* WHAT NEEDS TO BE DONE
Please write back every entry exactly, character for character.

* INFORMATION GIVEN
# # # # # # #

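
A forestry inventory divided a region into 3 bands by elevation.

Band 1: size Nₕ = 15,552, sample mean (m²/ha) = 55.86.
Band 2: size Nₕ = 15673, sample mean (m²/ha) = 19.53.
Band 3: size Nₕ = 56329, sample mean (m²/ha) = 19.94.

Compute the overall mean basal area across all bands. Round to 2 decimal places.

x̄_st = (Σ Nₕx̄ₕ) / (Σ Nₕ) = (15552·55.86 + 15673·19.53 + 56329·19.94) / 87554
= 2298028.67 / 87554 = 26.2470... → 26.25.

26.25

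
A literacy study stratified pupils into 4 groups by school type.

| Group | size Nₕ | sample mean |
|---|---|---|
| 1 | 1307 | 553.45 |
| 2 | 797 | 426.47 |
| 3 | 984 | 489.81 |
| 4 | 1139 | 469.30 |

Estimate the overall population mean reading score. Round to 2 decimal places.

x̄_st = (Σ Nₕx̄ₕ) / (Σ Nₕ) = (1307·553.45 + 797·426.47 + 984·489.81 + 1139·469.30) / 4227
= 2079761.48 / 4227 = 492.0183... → 492.02.

492.02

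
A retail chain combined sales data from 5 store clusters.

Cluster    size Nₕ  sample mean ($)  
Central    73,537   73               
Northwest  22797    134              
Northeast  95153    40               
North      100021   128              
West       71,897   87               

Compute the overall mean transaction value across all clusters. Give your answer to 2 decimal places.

x̄_st = (Σ Nₕx̄ₕ) / (Σ Nₕ) = (73537·73 + 22797·134 + 95153·40 + 100021·128 + 71897·87) / 363405
= 31286846 / 363405 = 86.0936... → 86.09.

86.09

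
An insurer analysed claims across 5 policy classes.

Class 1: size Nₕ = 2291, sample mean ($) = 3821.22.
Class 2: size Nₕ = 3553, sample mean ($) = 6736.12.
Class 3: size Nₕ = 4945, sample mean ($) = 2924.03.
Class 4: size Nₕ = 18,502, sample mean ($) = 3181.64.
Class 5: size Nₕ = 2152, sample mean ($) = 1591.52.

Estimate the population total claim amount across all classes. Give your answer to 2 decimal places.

Estimate total by summing Nₕ·x̄ₕ over strata.
2291·3821.22 + 3553·6736.12 + 4945·2924.03 + 18502·3181.64 + 2152·1591.52 = 8754415.02 + 23933434.36 + 14459328.35 + 58866703.28 + 3424951.04 = 109438832.05.

109438832.05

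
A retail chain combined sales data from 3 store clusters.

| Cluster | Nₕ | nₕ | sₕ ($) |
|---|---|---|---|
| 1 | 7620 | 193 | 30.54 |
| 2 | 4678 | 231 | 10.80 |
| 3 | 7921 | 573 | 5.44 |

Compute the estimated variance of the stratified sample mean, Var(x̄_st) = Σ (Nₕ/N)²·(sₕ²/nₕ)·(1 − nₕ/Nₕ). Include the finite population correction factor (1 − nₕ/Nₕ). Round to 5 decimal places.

N = 20219; Wₕ = Nₕ/N.
cluster 1: (7620/20219)²·30.54²/193·(1 − 193/7620) = 0.66900568
cluster 2: (4678/20219)²·10.80²/231·(1 − 231/4678) = 0.02569470
cluster 3: (7921/20219)²·5.44²/573·(1 − 573/7921) = 0.00735314
Sum = 0.70205352 → 0.70205.

0.70205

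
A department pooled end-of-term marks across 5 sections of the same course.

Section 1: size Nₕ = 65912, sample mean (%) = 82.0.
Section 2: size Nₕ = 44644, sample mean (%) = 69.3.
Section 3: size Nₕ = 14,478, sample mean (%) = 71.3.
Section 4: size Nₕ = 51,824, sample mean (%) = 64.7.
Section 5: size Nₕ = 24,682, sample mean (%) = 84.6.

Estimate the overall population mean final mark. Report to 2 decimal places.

N = 201540; weights Wₕ = Nₕ/N = (0.3270, 0.2215, 0.0718, 0.2571, 0.1225).
x̄_st = Σ Wₕ·x̄ₕ = 0.3270·82.0 + 0.2215·69.3 + 0.0718·71.3 + 0.2571·64.7 + 0.1225·84.6 ≈ 74.2880...
→ 74.29.

74.29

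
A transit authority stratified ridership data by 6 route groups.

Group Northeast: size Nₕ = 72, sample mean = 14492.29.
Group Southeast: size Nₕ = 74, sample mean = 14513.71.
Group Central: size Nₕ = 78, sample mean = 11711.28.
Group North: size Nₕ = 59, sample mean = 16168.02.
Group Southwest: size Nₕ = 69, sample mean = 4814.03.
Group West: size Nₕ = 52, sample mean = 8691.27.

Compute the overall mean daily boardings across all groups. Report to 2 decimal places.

N = 404; weights Wₕ = Nₕ/N = (0.1782, 0.1832, 0.1931, 0.1460, 0.1708, 0.1287).
x̄_st = Σ Wₕ·x̄ₕ = 0.1782·14492.29 + 0.1832·14513.71 + 0.1931·11711.28 + 0.1460·16168.02 + 0.1708·4814.03 + 0.1287·8691.27 ≈ 11804.3726...
→ 11804.37.

11804.37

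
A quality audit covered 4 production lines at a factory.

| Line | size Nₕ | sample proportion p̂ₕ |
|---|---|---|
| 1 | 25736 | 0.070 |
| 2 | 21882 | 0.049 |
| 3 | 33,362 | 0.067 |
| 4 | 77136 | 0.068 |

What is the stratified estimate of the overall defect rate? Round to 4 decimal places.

0.0655

Wₕ = Nₕ/N with N = 158116: 0.1628, 0.1384, 0.2110, 0.4878.
p̂_st = 0.1628·0.070 + 0.1384·0.049 + 0.2110·0.067 + 0.4878·0.068 ≈ 0.065485... → 0.0655.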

# # # # # # #

* WRITTEN ANSWER
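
A forestry inventory divided a region into 3 bands by elevation.

Band 1: size Nₕ = 15,552, sample mean (m²/ha) = 55.86.
Band 2: size Nₕ = 15673, sample mean (m²/ha) = 19.53.
Band 3: size Nₕ = 56329, sample mean (m²/ha) = 19.94.

Compute the overall mean basal area across all bands. Round to 2 decimal places.

x̄_st = (Σ Nₕx̄ₕ) / (Σ Nₕ) = (15552·55.86 + 15673·19.53 + 56329·19.94) / 87554
= 2298028.67 / 87554 = 26.2470... → 26.25.

26.25

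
A literacy study stratified pupils into 4 groups by school type.

| Group | size Nₕ | sample mean |
|---|---|---|
| 1 | 1307 | 553.45 |
| 2 | 797 | 426.47 |
| 3 | 984 | 489.81 |
| 4 | 1139 | 469.30 |

Estimate the overall population mean reading score. Round to 2 decimal places.

x̄_st = (Σ Nₕx̄ₕ) / (Σ Nₕ) = (1307·553.45 + 797·426.47 + 984·489.81 + 1139·469.30) / 4227
= 2079761.48 / 4227 = 492.0183... → 492.02.

492.02

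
A retail chain combined sales data from 5 store clusters.

Cluster    size Nₕ  sample mean ($)  
Central    73,537   73               
Northwest  22797    134              
Northeast  95153    40               
North      100021   128              
West       71,897   87               

Compute the overall mean transaction value across all clusters. Give your answer to 2 decimal places.

x̄_st = (Σ Nₕx̄ₕ) / (Σ Nₕ) = (73537·73 + 22797·134 + 95153·40 + 100021·128 + 71897·87) / 363405
= 31286846 / 363405 = 86.0936... → 86.09.

86.09

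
An insurer analysed claims across 5 policy classes.

Class 1: size Nₕ = 2291, sample mean ($) = 3821.22.
Class 2: size Nₕ = 3553, sample mean ($) = 6736.12.
Class 3: size Nₕ = 4945, sample mean ($) = 2924.03.
Class 4: size Nₕ = 18,502, sample mean ($) = 3181.64.
Class 5: size Nₕ = 2152, sample mean ($) = 1591.52.

Estimate the population total claim amount across all classes. Give your answer to 2 decimal places.

Estimate total by summing Nₕ·x̄ₕ over strata.
2291·3821.22 + 3553·6736.12 + 4945·2924.03 + 18502·3181.64 + 2152·1591.52 = 8754415.02 + 23933434.36 + 14459328.35 + 58866703.28 + 3424951.04 = 109438832.05.

109438832.05

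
A retail chain combined sales data from 3 store clusters.

| Cluster | Nₕ | nₕ | sₕ ($) |
|---|---|---|---|
| 1 | 7620 | 193 | 30.54 |
| 2 | 4678 | 231 | 10.80 |
| 3 | 7921 | 573 | 5.44 |

Compute the estimated variance of the stratified sample mean, Var(x̄_st) = Σ (Nₕ/N)²·(sₕ²/nₕ)·(1 − nₕ/Nₕ). Include the finite population correction factor (1 − nₕ/Nₕ). Round to 5 decimal places.

N = 20219; Wₕ = Nₕ/N.
cluster 1: (7620/20219)²·30.54²/193·(1 − 193/7620) = 0.66900568
cluster 2: (4678/20219)²·10.80²/231·(1 − 231/4678) = 0.02569470
cluster 3: (7921/20219)²·5.44²/573·(1 − 573/7921) = 0.00735314
Sum = 0.70205352 → 0.70205.

0.70205

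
A department pooled end-of-term marks across 5 sections of the same course.

Section 1: size Nₕ = 65912, sample mean (%) = 82.0.
Section 2: size Nₕ = 44644, sample mean (%) = 69.3.
Section 3: size Nₕ = 14,478, sample mean (%) = 71.3.
Section 4: size Nₕ = 51,824, sample mean (%) = 64.7.
Section 5: size Nₕ = 24,682, sample mean (%) = 84.6.

Estimate the overall population mean final mark. Report to 2 decimal places.

N = 201540; weights Wₕ = Nₕ/N = (0.3270, 0.2215, 0.0718, 0.2571, 0.1225).
x̄_st = Σ Wₕ·x̄ₕ = 0.3270·82.0 + 0.2215·69.3 + 0.0718·71.3 + 0.2571·64.7 + 0.1225·84.6 ≈ 74.2880...
→ 74.29.

74.29

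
A transit authority stratified ridership data by 6 route groups.

Group Northeast: size Nₕ = 72, sample mean = 14492.29.
Group Southeast: size Nₕ = 74, sample mean = 14513.71.
Group Central: size Nₕ = 78, sample mean = 11711.28.
Group North: size Nₕ = 59, sample mean = 16168.02.
Group Southwest: size Nₕ = 69, sample mean = 4814.03.
Group West: size Nₕ = 52, sample mean = 8691.27.

Compute the overall mean daily boardings across all groups. Report to 2 decimal places.

N = 404; weights Wₕ = Nₕ/N = (0.1782, 0.1832, 0.1931, 0.1460, 0.1708, 0.1287).
x̄_st = Σ Wₕ·x̄ₕ = 0.1782·14492.29 + 0.1832·14513.71 + 0.1931·11711.28 + 0.1460·16168.02 + 0.1708·4814.03 + 0.1287·8691.27 ≈ 11804.3726...
→ 11804.37.

11804.37

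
A quality audit covered 4 production lines at a factory.

| Line | size Nₕ | sample proportion p̂ₕ |
|---|---|---|
| 1 | 25736 | 0.070 |
| 2 | 21882 | 0.049 |
| 3 | 33,362 | 0.067 |
| 4 | 77136 | 0.068 |

What is the stratified estimate of the overall defect rate? Round to 4 decimal places.

0.0655

Wₕ = Nₕ/N with N = 158116: 0.1628, 0.1384, 0.2110, 0.4878.
p̂_st = 0.1628·0.070 + 0.1384·0.049 + 0.2110·0.067 + 0.4878·0.068 ≈ 0.065485... → 0.0655.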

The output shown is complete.